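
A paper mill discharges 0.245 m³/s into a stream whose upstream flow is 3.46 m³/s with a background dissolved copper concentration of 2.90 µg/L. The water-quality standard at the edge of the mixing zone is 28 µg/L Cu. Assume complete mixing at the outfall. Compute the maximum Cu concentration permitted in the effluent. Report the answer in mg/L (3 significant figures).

0.382 mg/L

2.90 µg/L = 0.0029 mg/L.
28 µg/L = 0.028 mg/L.
Mass balance: 0.028·3.705 = 0.245·Cₑ + 3.46·0.0029.
Cₑ = (0.1037 − 0.01003) / 0.245 = 0.3825 mg/L.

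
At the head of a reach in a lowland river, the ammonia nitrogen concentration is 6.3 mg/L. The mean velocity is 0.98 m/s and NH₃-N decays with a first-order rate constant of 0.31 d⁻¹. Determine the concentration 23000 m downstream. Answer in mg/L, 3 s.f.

5.79 mg/L

Travel time t = 23000 m / 0.98 m/s = 2.3e+04/0.98 = 2.347e+04 s = 0.2716 d.
First-order decay: C = 6.3·exp(−0.31·0.2716) = 6.3·0.9192 = 5.791 mg/L.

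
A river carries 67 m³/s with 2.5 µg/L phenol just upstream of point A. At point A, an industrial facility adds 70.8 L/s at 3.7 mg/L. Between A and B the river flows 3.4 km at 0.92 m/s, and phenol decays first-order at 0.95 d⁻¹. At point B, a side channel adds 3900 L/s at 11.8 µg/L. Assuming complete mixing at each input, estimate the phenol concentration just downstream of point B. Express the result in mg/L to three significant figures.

2.5 µg/L = 0.0025 mg/L.
70.8 L/s = 0.0708 m³/s.
After input A: C = (67·0.0025 + 0.0708·3.7) / 67.07 = 0.006403 mg/L.
Over the 3.4 km reach to input B (t = 3696 s = 0.04277 d), decay gives C = 0.006403·exp(−0.95·0.04277) = 0.006148 mg/L.
3900 L/s = 3.9 m³/s.
11.8 µg/L = 0.0118 mg/L.
After input B: C = (67.07·0.006148 + 3.9·0.0118) / 70.97 = 0.006459 mg/L.

0.00646 mg/L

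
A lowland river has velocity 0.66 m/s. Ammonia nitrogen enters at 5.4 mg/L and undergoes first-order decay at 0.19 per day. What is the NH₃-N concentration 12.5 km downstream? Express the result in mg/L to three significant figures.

Travel time t = 12.5 km / 0.66 m/s = 1.25e+04/0.66 = 1.894e+04 s = 0.2192 d.
First-order decay: C = 5.4·exp(−0.19·0.2192) = 5.4·0.9592 = 5.18 mg/L.

5.18 mg/L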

■ Your task
Output the material above, all of it, exactly.

■ Task answer
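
A paper mill discharges 0.245 m³/s into a stream whose upstream flow is 3.46 m³/s with a background dissolved copper concentration of 2.90 µg/L. The water-quality standard at the edge of the mixing zone is 28 µg/L Cu. Assume complete mixing at the outfall. Compute the maximum Cu concentration permitted in the effluent. Report the answer in mg/L (3 significant figures).

0.382 mg/L

2.90 µg/L = 0.0029 mg/L.
28 µg/L = 0.028 mg/L.
Mass balance: 0.028·3.705 = 0.245·Cₑ + 3.46·0.0029.
Cₑ = (0.1037 − 0.01003) / 0.245 = 0.3825 mg/L.

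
At the head of a reach in a lowland river, the ammonia nitrogen concentration is 6.3 mg/L. The mean velocity is 0.98 m/s and NH₃-N decays with a first-order rate constant of 0.31 d⁻¹. Determine the concentration 23000 m downstream. Answer in mg/L, 3 s.f.

5.79 mg/L

Travel time t = 23000 m / 0.98 m/s = 2.3e+04/0.98 = 2.347e+04 s = 0.2716 d.
First-order decay: C = 6.3·exp(−0.31·0.2716) = 6.3·0.9192 = 5.791 mg/L.

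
A river carries 67 m³/s with 2.5 µg/L phenol just upstream of point A. At point A, an industrial facility adds 70.8 L/s at 3.7 mg/L. Between A and B the river flows 3.4 km at 0.92 m/s, and phenol decays first-order at 0.95 d⁻¹. At point B, a side channel adds 3900 L/s at 11.8 µg/L. Assuming complete mixing at each input, estimate the phenol concentration just downstream of point B. Express the result in mg/L to three significant figures.

2.5 µg/L = 0.0025 mg/L.
70.8 L/s = 0.0708 m³/s.
After input A: C = (67·0.0025 + 0.0708·3.7) / 67.07 = 0.006403 mg/L.
Over the 3.4 km reach to input B (t = 3696 s = 0.04277 d), decay gives C = 0.006403·exp(−0.95·0.04277) = 0.006148 mg/L.
3900 L/s = 3.9 m³/s.
11.8 µg/L = 0.0118 mg/L.
After input B: C = (67.07·0.006148 + 3.9·0.0118) / 70.97 = 0.006459 mg/L.

0.00646 mg/L

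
A lowland river has velocity 0.66 m/s. Ammonia nitrogen enters at 5.4 mg/L and undergoes first-order decay at 0.19 per day. What is the NH₃-N concentration 12.5 km downstream? Express the result in mg/L to three significant figures.

Travel time t = 12.5 km / 0.66 m/s = 1.25e+04/0.66 = 1.894e+04 s = 0.2192 d.
First-order decay: C = 5.4·exp(−0.19·0.2192) = 5.4·0.9592 = 5.18 mg/L.

5.18 mg/L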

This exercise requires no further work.